Stored items:
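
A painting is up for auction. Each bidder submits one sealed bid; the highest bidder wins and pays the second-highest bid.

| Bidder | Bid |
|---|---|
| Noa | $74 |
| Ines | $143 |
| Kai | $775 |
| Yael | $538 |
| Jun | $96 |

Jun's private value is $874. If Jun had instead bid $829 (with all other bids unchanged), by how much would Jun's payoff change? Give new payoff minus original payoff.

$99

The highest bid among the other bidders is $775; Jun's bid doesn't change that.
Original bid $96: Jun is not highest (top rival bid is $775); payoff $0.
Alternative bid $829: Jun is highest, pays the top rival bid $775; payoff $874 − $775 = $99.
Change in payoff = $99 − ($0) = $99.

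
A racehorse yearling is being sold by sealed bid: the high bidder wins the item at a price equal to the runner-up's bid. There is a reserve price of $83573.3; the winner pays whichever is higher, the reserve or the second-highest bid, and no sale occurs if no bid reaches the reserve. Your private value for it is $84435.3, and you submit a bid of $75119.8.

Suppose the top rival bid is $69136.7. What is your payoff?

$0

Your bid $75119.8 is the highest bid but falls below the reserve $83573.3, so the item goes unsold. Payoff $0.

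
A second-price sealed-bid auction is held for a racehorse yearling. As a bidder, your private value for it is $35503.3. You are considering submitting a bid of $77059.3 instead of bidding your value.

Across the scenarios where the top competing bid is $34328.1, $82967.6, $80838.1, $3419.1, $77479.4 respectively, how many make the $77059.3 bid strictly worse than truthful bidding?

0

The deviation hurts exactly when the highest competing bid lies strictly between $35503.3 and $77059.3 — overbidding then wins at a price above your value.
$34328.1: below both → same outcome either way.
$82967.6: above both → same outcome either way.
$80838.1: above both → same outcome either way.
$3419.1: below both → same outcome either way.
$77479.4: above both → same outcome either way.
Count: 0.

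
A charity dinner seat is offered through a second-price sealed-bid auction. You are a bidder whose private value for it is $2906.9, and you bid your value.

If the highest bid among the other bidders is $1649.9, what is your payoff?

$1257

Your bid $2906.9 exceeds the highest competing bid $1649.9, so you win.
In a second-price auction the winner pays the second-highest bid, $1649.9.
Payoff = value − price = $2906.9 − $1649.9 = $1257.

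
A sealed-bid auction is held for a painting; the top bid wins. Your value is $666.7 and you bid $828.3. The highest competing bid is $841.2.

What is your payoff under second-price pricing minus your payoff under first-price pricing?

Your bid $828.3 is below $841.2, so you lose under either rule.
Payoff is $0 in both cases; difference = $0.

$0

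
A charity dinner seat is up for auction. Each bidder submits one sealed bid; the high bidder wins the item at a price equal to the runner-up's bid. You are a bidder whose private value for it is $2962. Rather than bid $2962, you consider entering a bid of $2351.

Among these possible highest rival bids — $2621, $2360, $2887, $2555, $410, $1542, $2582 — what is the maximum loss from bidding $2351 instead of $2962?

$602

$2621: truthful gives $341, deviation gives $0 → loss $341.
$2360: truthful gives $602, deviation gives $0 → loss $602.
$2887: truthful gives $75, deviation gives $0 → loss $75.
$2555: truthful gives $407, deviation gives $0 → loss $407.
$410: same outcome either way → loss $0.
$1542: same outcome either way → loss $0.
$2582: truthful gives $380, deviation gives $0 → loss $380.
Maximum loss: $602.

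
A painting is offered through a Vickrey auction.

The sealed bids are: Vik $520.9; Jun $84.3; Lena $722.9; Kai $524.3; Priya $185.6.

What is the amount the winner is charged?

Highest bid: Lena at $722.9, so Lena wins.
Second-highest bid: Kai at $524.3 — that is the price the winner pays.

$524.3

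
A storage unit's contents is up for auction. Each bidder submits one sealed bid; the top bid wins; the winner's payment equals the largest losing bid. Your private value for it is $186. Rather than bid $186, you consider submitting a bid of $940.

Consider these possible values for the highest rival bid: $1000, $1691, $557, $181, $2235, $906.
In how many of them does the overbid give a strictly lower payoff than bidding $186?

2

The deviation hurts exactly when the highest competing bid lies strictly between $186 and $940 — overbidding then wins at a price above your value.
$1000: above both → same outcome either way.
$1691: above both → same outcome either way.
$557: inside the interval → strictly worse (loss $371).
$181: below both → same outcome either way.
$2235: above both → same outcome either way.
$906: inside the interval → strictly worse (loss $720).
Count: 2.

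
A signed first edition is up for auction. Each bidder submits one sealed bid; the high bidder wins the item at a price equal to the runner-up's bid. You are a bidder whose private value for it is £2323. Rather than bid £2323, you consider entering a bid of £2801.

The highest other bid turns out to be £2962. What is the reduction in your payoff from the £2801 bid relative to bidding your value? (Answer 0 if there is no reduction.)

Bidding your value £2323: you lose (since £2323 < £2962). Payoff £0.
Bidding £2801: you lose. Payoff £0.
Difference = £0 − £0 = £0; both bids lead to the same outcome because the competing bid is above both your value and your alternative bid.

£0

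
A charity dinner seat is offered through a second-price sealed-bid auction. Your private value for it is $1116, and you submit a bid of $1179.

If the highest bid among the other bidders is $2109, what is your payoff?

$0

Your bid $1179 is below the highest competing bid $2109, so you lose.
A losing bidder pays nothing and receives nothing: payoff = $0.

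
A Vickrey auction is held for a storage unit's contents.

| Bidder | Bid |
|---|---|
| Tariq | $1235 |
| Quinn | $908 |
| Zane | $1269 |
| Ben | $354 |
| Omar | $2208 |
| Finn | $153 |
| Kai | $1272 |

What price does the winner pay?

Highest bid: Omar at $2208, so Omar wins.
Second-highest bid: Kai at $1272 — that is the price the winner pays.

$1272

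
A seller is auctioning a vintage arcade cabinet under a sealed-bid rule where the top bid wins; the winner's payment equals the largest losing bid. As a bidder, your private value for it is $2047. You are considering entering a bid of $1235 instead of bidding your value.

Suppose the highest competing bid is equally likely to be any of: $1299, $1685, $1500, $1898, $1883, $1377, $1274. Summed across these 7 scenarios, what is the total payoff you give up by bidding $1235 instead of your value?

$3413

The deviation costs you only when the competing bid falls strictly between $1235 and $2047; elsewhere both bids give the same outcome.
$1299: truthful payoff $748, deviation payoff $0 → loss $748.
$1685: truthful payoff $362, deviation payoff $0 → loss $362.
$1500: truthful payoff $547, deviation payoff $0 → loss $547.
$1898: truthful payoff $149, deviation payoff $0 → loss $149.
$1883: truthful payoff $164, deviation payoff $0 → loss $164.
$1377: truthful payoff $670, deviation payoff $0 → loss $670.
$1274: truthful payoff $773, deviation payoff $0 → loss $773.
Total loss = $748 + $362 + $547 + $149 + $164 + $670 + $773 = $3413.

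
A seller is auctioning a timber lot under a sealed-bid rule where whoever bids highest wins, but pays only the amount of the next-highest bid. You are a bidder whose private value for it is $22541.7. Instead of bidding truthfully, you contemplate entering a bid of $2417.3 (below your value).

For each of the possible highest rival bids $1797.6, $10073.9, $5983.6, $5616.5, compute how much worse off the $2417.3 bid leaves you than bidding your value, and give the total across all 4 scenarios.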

* [WORK INSTRUCTIONS]
Only one stretch of the records above is wanted: the lines between the one holding "A painting is offered" and the one holding "A storage unit's contents is", inclusive, reproduced exactly.

* [TASK RESULT]
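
A painting is offered through a Vickrey auction.

The sealed bids are: Vik $520.9; Jun $84.3; Lena $722.9; Kai $524.3; Priya $185.6.

What is the amount the winner is charged?

Highest bid: Lena at $722.9, so Lena wins.
Second-highest bid: Kai at $524.3 — that is the price the winner pays.

$524.3

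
A storage unit's contents is up for auction. Each bidder submits one sealed bid; the top bid wins; the winner's payment equals the largest losing bid. Your private value for it is $186. Rather than bid $186, you consider submitting a bid of $940.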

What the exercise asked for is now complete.